A word-for-word restatement of the full listing is required.

◆ **TASK MATERIAL**

<<<<

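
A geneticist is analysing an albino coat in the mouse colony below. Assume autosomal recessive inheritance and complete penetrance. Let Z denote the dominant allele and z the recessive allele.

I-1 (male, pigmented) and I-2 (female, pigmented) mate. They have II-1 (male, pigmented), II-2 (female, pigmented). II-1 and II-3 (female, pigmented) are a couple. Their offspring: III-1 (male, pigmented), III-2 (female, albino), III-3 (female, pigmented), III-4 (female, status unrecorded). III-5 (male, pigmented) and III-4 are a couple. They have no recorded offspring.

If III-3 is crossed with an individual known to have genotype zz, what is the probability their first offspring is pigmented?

II-1 is pigmented so carries Z and passed z to III-2 (zz), so II-1 is Zz.
II-3 is pigmented so carries Z and passed z to III-2 (zz), so II-3 is Zz.
III-3 is a pigmented offspring of II-1 (Zz) × II-3 (Zz), whose cross gives 1/4 ZZ : 1/2 Zz : 1/4 zz; conditioning on being pigmented, III-3 is ZZ with probability 1/3, Zz with probability 2/3.
Summing over parental genotype combinations, P(offspring is pigmented) = 1/3·1 + 2/3·1/2 = 2/3.

2/3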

>>>>

◆ **SOLUTION**
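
A geneticist is analysing an albino coat in the mouse colony below. Assume autosomal recessive inheritance and complete penetrance. Let Z denote the dominant allele and z the recessive allele.

I-1 (male, pigmented) and I-2 (female, pigmented) mate. They have II-1 (male, pigmented), II-2 (female, pigmented). II-1 and II-3 (female, pigmented) are a couple. Their offspring: III-1 (male, pigmented), III-2 (female, albino), III-3 (female, pigmented), III-4 (female, status unrecorded). III-5 (male, pigmented) and III-4 are a couple. They have no recorded offspring.

If III-3 is crossed with an individual known to have genotype zz, what is the probability their first offspring is pigmented?

II-1 is pigmented so carries Z and passed z to III-2 (zz), so II-1 is Zz.
II-3 is pigmented so carries Z and passed z to III-2 (zz), so II-3 is Zz.
III-3 is a pigmented offspring of II-1 (Zz) × II-3 (Zz), whose cross gives 1/4 ZZ : 1/2 Zz : 1/4 zz; conditioning on being pigmented, III-3 is ZZ with probability 1/3, Zz with probability 2/3.
Summing over parental genotype combinations, P(offspring is pigmented) = 1/3·1 + 2/3·1/2 = 2/3.

2/3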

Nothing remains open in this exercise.